• **WHAT THE TASK REQUIRES**
From the records below, set down exactly the lines starting with the line that contains "MEMO — Okafor" and going on through the line that contains "(b) A notice". Nothing else is wanted.

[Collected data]
- - - - - - -

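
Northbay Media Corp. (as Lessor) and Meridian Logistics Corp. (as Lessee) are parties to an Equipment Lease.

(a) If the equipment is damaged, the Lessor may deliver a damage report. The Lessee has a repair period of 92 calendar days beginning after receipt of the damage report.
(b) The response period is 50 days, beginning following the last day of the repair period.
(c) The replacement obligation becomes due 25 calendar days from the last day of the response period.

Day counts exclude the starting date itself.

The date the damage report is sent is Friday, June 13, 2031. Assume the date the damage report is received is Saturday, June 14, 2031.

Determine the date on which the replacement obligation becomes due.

The last day of the repair period: 92 calendar days after June 14, 2031 is September 14, 2031.
The last day of the response period: September 14, 2031 + 50 days = November 3, 2031.
Adding 25 calendar days to November 3, 2031 gives November 28, 2031, which is the date on which the replacement obligation becomes due.

November 28, 2031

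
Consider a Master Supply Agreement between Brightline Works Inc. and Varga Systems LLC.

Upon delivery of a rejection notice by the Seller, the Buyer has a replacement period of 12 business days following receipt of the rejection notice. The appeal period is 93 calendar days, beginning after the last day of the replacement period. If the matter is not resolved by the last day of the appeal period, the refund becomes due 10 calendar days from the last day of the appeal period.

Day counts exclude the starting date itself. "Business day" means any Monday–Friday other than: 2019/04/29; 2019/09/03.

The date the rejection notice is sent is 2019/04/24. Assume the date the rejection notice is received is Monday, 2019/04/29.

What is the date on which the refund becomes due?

2019/08/26

The last day of the replacement period: counting 12 business days from Monday, 2019/04/29 (Apr 30, May 1, May 2, May 3, …, May 13, May 14, May 15, skipping weekends) reaches Wednesday, 2019/05/15.
The last day of the appeal period: 2019/05/15 + 93 days = 2019/08/16.
Adding 10 calendar days to 2019/08/16 gives 2019/08/26, which is the date on which the refund becomes due.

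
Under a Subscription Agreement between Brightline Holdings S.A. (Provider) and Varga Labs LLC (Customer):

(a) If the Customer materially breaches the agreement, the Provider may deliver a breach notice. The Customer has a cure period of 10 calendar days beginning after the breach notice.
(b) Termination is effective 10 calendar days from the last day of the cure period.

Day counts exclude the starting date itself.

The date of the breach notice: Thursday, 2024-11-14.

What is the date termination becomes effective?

The last day of the cure period: 2024-11-14 + 10 days = 2024-11-24.
The date termination becomes effective: 2024-11-24 + 10 days = 2024-12-04.

2024-12-04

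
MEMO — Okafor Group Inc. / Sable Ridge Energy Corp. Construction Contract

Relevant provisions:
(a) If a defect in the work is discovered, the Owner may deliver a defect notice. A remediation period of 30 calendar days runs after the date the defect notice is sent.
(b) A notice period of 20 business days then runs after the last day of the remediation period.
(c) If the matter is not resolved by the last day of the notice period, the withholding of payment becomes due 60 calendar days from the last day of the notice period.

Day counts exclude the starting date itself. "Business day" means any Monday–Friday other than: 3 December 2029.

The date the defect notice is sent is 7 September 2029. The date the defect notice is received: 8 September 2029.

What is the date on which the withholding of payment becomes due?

The last day of the remediation period: 7 September 2029 + 30 days = 7 October 2029.
The last day of the notice period: counting 20 business days from Sunday, 7 October 2029 (Oct 8, Oct 9, Oct 10, Oct 11, …, Oct 31, Nov 1, Nov 2, skipping weekends) reaches Friday, 2 November 2029.
The date on which the withholding of payment becomes due: 60 calendar days after 2 November 2029 is 1 January 2030.

1 January 2030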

- - - - - - -

• **TASK RESPONSE**
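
MEMO — Okafor Group Inc. / Sable Ridge Energy Corp. Construction Contract

Relevant provisions:
(a) If a defect in the work is discovered, the Owner may deliver a defect notice. A remediation period of 30 calendar days runs after the date the defect notice is sent.
(b) A notice period of 20 business days then runs after the last day of the remediation period.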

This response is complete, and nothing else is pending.